◆ Given data ◆
------------------------------------------------------------------------

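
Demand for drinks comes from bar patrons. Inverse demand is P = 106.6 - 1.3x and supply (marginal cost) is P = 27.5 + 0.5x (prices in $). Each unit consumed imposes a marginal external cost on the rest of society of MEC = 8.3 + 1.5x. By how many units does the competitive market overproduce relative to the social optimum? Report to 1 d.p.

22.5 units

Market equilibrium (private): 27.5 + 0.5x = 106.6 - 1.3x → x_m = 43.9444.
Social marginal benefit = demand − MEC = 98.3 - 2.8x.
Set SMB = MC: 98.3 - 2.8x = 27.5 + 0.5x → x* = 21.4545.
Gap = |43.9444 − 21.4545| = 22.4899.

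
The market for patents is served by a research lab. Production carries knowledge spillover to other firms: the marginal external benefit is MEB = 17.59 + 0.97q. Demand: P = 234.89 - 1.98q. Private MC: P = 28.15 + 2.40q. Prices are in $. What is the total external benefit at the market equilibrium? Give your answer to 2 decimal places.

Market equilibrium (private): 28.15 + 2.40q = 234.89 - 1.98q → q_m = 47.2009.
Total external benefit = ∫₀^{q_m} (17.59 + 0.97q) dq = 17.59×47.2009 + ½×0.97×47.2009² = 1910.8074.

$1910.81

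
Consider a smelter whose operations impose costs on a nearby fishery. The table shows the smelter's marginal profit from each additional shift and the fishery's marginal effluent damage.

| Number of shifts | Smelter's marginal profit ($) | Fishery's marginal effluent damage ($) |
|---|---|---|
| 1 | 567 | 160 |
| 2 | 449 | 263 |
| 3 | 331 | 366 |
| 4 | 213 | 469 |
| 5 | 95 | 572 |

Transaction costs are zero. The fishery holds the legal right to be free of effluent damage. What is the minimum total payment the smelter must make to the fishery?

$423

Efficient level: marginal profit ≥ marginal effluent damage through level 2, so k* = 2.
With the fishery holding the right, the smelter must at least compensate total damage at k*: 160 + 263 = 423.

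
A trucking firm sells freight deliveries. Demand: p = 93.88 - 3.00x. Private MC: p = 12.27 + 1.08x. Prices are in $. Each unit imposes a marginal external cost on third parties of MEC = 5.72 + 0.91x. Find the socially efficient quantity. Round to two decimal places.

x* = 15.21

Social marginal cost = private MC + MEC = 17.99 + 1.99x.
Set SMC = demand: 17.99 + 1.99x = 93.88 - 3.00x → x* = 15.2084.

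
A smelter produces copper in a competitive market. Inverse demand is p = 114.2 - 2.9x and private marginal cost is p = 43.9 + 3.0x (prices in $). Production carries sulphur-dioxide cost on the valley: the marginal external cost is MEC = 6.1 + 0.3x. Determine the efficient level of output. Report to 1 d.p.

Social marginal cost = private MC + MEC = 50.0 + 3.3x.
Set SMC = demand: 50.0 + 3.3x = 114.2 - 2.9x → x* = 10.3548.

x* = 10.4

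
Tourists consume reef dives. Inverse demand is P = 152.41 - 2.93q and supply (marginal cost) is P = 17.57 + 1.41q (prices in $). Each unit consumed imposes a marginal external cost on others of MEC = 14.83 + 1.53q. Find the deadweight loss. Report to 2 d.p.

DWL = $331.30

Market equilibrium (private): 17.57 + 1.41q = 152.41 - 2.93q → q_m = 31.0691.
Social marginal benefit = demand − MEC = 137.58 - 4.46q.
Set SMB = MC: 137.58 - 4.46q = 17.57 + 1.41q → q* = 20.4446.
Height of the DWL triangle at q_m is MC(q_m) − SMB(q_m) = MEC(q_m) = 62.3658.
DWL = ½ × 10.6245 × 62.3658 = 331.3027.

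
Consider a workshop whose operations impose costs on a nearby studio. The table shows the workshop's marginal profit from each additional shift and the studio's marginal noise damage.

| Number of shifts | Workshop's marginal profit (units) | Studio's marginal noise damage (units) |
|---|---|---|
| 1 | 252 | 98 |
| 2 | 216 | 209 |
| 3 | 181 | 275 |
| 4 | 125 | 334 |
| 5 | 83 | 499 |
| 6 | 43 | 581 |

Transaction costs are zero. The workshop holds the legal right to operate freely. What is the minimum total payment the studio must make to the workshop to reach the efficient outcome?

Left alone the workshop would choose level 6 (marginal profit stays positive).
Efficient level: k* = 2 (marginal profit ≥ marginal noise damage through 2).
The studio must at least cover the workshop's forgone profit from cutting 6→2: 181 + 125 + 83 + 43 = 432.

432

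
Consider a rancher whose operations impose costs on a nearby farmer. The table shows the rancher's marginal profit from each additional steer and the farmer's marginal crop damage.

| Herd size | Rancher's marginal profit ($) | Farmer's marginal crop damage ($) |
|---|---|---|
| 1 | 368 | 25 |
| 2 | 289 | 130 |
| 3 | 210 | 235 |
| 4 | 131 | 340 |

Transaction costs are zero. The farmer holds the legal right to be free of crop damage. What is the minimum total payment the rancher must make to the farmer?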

------------------------------------------------------------------------

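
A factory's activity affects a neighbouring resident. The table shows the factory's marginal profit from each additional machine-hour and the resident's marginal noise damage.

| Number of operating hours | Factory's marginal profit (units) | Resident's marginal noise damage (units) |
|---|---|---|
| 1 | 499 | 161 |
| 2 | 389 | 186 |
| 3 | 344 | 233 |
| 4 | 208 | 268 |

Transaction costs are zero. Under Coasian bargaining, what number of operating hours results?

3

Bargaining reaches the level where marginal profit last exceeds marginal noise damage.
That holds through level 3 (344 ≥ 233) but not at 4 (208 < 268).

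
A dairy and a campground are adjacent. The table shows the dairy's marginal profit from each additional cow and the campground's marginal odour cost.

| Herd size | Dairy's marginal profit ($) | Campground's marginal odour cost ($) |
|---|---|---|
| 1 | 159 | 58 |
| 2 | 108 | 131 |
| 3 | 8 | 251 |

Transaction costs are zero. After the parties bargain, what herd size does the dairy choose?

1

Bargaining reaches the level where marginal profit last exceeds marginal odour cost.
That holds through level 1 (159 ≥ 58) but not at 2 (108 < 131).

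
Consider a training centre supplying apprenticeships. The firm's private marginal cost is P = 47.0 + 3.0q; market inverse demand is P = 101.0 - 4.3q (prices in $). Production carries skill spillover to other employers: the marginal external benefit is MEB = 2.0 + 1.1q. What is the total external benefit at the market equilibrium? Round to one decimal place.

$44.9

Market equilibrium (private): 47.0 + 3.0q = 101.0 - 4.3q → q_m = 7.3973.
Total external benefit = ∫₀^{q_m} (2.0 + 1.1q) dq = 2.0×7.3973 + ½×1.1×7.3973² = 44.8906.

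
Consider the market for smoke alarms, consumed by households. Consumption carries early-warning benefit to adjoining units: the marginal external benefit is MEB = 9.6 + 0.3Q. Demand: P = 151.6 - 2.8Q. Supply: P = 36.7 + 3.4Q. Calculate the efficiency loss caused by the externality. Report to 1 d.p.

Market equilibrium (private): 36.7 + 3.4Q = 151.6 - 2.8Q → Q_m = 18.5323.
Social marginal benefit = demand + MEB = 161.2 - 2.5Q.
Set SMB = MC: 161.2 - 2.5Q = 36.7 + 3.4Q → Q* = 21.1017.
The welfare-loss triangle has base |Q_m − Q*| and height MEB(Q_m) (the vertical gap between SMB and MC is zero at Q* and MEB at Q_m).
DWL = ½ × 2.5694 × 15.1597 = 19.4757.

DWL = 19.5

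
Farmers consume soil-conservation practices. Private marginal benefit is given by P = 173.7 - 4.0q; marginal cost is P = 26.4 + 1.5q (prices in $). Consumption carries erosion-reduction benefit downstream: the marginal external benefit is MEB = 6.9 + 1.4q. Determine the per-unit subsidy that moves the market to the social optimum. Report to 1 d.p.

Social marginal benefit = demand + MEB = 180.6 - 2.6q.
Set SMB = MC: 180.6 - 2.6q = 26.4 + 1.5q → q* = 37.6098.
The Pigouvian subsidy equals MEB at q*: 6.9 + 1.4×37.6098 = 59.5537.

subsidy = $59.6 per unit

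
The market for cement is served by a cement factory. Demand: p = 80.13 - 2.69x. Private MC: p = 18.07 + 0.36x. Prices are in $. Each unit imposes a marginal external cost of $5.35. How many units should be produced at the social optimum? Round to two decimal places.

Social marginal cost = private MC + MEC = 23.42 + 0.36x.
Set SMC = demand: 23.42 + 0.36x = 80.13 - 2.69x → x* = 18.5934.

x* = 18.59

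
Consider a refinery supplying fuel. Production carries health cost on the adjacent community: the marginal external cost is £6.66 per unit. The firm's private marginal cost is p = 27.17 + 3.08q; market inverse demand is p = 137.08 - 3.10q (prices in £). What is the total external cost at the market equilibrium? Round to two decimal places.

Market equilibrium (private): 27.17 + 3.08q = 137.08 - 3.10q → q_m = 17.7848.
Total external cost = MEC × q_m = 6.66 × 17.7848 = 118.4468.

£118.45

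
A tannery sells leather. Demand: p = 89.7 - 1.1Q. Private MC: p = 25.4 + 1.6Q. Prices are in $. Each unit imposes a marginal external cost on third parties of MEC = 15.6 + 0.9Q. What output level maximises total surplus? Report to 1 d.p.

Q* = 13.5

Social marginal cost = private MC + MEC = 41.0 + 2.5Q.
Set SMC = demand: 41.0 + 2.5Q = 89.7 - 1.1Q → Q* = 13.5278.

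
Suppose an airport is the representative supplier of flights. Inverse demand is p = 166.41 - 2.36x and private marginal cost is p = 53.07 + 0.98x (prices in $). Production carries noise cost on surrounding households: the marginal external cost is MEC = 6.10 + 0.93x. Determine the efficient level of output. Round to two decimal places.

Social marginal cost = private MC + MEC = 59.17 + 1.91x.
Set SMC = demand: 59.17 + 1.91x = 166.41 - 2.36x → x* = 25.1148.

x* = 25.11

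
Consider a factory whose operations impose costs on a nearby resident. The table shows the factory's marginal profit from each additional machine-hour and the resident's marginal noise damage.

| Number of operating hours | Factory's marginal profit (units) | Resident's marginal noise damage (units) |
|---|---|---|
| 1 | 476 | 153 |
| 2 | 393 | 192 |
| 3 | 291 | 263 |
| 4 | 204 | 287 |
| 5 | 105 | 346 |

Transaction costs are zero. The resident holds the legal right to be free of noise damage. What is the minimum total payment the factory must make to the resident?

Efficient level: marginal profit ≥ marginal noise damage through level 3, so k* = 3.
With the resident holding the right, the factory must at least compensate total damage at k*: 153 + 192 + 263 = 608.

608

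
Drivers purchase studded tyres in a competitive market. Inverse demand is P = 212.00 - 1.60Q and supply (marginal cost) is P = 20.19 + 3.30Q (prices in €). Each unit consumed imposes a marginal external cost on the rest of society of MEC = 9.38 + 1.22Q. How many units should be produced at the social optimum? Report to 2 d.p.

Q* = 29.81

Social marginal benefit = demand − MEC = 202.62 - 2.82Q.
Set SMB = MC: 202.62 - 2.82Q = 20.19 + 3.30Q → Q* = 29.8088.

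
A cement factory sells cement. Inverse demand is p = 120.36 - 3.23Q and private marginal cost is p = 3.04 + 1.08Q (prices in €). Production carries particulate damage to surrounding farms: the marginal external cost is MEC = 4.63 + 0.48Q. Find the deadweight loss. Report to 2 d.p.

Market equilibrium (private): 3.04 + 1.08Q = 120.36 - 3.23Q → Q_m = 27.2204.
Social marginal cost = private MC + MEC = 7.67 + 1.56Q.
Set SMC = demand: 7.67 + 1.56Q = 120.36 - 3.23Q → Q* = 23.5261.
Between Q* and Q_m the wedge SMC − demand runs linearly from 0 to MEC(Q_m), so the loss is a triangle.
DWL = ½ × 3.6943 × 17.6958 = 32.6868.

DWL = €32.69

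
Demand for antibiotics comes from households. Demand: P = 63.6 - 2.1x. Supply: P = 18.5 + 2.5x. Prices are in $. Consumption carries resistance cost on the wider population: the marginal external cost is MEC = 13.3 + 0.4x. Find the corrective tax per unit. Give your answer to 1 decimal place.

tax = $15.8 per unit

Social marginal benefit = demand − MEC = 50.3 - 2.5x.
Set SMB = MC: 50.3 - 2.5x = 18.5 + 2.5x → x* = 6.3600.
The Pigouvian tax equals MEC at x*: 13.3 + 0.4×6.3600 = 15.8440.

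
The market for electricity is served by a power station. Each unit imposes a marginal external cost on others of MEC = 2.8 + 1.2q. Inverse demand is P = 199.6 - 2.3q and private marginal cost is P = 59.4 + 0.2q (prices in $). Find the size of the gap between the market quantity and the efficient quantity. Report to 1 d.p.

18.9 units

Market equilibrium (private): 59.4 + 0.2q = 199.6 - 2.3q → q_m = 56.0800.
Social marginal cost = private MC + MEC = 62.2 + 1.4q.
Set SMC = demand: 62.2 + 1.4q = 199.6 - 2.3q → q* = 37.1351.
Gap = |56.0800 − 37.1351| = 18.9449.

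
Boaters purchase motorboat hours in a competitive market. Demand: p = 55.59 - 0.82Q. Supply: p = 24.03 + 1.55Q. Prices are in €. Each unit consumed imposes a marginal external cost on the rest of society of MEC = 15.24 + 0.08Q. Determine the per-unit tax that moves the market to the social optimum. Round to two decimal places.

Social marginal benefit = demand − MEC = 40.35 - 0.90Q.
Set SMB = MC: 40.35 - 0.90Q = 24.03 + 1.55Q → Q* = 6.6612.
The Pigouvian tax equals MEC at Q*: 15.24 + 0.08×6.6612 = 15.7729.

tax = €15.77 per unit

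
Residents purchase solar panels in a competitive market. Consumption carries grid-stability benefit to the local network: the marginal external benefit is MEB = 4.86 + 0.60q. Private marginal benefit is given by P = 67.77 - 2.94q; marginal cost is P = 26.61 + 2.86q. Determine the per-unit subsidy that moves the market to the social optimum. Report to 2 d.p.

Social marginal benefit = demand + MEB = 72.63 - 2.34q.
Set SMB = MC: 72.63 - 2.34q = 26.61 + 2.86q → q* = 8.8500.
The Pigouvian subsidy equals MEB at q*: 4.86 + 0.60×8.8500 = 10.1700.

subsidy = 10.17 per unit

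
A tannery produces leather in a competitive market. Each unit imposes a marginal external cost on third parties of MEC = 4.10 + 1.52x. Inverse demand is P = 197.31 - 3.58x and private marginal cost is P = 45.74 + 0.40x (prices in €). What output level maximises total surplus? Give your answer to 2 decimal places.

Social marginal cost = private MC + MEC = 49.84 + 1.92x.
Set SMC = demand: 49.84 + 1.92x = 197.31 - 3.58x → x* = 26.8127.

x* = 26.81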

------------------------------------------------------------------------

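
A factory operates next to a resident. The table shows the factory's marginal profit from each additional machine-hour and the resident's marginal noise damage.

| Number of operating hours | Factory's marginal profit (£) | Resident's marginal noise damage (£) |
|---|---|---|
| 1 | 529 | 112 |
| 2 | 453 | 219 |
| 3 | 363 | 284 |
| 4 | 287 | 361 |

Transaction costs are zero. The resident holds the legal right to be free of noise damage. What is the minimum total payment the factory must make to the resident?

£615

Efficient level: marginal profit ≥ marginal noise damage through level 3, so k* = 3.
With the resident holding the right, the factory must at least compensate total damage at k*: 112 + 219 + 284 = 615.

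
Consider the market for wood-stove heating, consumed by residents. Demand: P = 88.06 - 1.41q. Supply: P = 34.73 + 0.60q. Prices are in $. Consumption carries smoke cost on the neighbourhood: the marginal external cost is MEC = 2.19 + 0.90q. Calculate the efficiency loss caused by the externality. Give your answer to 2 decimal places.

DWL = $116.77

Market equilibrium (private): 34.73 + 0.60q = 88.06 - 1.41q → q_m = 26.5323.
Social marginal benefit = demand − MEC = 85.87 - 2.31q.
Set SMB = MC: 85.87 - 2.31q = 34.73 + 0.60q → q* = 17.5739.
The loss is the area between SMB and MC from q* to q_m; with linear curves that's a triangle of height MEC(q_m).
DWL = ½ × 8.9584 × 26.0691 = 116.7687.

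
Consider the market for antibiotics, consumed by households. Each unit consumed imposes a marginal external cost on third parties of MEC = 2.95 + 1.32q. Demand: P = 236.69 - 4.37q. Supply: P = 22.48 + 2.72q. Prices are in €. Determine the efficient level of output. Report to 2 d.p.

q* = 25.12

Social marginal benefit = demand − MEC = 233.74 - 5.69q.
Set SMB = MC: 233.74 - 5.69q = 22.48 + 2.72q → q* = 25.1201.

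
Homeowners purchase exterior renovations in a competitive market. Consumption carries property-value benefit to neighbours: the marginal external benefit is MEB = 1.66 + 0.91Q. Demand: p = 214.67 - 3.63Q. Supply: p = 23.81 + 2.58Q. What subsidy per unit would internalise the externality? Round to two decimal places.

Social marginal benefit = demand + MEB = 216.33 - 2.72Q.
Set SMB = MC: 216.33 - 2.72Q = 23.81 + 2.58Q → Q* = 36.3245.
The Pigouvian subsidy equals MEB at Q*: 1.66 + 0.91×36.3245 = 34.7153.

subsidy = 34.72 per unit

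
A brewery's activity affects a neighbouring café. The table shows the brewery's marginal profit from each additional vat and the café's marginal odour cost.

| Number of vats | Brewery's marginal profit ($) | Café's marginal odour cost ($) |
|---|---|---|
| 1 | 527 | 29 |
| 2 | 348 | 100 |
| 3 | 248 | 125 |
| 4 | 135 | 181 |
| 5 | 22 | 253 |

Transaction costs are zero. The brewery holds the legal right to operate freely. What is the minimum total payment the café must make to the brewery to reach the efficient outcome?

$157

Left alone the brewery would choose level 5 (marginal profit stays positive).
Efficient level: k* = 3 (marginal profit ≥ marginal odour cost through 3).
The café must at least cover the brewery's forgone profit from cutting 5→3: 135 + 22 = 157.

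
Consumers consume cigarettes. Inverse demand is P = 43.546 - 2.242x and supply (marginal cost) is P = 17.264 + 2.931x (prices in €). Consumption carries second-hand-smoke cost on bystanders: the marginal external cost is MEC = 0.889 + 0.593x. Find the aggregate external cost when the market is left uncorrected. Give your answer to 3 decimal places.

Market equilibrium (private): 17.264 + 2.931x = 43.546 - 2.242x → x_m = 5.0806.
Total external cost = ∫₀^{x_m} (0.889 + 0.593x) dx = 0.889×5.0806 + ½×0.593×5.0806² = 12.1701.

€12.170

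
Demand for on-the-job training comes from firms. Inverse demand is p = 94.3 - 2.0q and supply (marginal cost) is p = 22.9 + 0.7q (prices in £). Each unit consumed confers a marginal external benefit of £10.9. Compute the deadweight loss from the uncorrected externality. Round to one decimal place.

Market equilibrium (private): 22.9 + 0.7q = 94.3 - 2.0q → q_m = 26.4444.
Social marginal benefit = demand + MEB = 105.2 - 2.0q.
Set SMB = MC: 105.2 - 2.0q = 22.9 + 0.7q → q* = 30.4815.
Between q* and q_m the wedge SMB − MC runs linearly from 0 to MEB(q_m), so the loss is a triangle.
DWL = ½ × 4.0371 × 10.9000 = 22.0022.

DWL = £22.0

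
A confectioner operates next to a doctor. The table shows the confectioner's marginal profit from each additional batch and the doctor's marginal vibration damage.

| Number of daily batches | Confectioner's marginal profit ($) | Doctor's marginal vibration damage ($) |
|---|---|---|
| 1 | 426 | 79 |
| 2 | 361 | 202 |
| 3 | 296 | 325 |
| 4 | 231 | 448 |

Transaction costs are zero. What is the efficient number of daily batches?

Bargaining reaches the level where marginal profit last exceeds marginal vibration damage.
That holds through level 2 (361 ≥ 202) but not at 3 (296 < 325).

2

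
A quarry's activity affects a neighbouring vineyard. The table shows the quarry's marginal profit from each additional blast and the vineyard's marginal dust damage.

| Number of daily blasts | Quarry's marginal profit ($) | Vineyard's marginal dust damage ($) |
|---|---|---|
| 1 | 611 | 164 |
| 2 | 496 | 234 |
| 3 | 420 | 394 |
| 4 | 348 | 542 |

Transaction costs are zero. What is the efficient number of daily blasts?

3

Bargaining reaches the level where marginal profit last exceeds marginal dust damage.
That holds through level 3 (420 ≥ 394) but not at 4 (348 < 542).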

------------------------------------------------------------------------

◆ Exercise description ◆
Retype only this portion of the data above: the line containing "210 | 235 |", the line containing "Transaction costs are zero. The farmer", and all lines between them, exactly.

◆ Answer section ◆
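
| 3 | 210 | 235 |
| 4 | 131 | 340 |

Transaction costs are zero. The farmer holds the legal right to be free of crop damage. What is the minimum total payment the rancher must make to the farmer?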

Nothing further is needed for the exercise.